== WHAT YOU ARE ASKED TO DO ==
Report all lines below with the word "series".

==*==

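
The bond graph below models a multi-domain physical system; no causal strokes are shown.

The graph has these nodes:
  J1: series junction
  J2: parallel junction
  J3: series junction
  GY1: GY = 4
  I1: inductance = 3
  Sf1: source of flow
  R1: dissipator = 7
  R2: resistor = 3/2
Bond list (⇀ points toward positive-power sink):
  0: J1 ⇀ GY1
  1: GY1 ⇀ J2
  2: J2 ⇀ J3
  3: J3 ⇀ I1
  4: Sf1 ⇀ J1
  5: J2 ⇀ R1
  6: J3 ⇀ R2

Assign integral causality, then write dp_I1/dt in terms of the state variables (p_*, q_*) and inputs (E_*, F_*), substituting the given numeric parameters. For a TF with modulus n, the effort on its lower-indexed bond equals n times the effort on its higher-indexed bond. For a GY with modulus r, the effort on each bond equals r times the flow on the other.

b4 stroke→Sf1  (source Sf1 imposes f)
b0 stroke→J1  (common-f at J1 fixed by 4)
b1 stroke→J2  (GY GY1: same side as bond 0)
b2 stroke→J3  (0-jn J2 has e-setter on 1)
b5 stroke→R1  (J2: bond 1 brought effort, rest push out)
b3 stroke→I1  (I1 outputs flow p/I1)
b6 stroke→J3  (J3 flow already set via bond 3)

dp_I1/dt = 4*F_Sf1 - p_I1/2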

==*==

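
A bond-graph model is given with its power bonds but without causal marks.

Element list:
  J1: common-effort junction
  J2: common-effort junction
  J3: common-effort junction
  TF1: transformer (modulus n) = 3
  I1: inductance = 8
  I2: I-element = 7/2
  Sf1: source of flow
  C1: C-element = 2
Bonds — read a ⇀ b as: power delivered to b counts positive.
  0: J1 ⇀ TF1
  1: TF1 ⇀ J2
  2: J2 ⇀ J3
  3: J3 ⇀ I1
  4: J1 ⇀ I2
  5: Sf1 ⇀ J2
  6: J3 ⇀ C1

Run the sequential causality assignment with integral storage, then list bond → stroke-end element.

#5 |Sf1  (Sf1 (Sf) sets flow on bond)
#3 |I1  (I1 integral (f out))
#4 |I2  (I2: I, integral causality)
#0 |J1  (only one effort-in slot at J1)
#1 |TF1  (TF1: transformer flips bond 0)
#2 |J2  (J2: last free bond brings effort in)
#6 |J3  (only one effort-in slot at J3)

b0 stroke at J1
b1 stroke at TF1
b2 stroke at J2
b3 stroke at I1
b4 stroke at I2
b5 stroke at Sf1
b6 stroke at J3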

==*==

== FINISHED EXERCISE ==
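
  J1: series junction
  J3: series junction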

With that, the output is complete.